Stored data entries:
+ + + + +

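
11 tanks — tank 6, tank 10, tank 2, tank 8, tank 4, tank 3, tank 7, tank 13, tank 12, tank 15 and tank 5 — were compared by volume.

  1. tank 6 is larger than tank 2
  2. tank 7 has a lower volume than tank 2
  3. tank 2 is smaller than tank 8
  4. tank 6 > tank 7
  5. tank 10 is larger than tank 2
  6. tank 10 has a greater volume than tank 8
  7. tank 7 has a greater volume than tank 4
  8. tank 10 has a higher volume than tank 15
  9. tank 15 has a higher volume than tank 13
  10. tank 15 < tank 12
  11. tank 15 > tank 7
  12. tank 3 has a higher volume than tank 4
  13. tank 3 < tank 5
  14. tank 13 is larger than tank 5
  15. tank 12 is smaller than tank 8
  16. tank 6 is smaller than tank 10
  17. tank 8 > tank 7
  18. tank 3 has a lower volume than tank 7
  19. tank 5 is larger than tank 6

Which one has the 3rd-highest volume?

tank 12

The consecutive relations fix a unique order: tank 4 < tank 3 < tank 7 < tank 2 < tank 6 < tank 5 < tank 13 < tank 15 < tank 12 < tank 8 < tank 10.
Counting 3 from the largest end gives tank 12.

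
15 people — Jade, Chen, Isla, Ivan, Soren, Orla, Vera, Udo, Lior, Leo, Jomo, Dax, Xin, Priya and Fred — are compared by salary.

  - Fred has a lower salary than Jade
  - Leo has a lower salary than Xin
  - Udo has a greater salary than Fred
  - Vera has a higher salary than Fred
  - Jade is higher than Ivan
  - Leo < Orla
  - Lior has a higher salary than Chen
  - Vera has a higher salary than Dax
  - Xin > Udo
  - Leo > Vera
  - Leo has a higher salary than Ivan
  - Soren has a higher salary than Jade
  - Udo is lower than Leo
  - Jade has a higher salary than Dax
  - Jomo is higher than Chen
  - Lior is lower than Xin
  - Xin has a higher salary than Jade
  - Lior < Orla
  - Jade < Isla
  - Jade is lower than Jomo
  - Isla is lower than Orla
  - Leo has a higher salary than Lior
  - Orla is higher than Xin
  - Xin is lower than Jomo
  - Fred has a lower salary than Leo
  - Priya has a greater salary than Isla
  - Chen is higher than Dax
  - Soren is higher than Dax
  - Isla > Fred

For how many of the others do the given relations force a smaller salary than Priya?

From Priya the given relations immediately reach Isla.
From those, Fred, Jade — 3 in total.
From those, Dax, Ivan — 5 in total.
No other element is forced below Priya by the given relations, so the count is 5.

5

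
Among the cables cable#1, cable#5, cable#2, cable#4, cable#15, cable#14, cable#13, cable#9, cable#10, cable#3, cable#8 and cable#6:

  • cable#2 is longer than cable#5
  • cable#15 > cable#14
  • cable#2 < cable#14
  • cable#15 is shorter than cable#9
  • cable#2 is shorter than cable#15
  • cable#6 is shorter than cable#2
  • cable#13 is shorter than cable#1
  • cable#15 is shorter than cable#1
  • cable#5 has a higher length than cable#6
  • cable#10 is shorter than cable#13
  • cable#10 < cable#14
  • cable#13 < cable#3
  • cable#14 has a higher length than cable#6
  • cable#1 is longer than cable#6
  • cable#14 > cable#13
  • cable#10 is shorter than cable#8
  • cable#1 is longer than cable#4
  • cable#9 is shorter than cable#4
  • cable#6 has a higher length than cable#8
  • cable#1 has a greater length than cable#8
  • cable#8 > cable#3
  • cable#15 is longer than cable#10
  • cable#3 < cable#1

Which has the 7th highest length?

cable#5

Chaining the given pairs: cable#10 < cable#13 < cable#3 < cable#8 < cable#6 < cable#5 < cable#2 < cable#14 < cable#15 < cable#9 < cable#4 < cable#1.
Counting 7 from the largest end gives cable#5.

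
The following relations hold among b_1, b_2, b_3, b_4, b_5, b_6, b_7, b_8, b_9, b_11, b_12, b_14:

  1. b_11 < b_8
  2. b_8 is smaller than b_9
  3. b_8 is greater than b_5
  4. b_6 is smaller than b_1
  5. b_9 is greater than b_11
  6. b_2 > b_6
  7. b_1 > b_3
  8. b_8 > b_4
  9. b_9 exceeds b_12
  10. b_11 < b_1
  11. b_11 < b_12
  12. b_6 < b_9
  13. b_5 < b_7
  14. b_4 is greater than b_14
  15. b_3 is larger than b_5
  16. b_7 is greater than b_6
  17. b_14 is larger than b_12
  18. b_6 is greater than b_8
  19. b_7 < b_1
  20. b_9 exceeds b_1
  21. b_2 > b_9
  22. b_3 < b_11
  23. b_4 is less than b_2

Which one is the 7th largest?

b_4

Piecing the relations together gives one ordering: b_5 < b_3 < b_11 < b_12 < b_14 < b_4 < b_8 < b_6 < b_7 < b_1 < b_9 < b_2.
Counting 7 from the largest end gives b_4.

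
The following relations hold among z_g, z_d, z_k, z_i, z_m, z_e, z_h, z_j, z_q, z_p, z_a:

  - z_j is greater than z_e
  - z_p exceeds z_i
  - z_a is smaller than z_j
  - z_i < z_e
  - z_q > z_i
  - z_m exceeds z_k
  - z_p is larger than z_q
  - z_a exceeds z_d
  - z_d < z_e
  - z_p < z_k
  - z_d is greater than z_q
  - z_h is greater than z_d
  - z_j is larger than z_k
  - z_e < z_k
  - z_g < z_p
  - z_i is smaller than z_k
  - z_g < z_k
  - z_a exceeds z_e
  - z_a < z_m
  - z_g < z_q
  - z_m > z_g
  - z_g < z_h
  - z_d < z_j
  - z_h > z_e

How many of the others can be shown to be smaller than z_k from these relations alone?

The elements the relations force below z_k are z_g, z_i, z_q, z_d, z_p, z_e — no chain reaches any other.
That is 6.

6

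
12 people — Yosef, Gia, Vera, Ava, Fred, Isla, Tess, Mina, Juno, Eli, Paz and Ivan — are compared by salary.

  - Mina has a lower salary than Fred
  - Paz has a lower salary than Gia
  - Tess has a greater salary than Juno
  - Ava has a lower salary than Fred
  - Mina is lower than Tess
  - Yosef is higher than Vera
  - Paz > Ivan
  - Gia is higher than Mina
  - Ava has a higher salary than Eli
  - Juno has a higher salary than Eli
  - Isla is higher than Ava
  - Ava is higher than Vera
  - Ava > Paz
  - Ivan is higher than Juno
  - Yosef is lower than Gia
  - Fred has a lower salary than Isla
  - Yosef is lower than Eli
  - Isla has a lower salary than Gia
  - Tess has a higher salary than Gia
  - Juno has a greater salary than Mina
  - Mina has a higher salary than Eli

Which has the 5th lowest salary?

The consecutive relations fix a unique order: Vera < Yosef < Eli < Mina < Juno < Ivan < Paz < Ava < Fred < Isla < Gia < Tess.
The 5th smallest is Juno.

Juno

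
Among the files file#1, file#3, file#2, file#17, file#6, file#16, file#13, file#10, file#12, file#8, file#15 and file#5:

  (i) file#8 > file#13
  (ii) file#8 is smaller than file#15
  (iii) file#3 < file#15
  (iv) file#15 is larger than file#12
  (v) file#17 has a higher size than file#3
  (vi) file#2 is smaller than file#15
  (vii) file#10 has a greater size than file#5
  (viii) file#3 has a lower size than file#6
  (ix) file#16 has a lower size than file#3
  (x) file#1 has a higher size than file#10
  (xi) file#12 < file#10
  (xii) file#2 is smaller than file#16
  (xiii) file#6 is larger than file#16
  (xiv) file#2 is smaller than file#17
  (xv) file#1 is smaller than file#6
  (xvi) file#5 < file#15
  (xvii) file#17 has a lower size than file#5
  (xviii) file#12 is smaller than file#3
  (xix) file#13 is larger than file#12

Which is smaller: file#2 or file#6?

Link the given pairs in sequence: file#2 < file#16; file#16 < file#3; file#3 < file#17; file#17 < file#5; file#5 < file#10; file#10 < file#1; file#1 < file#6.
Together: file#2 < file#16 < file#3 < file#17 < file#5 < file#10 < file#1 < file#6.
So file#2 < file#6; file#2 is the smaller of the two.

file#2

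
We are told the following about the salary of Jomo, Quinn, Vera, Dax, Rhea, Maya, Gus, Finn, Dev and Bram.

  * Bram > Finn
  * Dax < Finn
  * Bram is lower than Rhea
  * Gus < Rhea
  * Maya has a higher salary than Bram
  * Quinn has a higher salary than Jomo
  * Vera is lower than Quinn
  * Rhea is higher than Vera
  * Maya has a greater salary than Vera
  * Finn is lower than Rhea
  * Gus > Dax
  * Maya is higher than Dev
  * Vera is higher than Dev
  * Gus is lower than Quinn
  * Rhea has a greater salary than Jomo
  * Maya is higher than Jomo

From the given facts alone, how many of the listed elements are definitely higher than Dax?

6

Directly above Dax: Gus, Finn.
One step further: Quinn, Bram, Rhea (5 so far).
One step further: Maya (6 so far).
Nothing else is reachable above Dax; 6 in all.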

+ + + + +

* [Task instructions]
What lines in the records above include the string "shorter"? Copy each one.

* [Your response]
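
  • cable#15 is shorter than cable#9
  • cable#2 is shorter than cable#15
  • cable#6 is shorter than cable#2
  • cable#13 is shorter than cable#1
  • cable#15 is shorter than cable#1
  • cable#10 is shorter than cable#13
  • cable#10 is shorter than cable#8
  • cable#9 is shorter than cable#4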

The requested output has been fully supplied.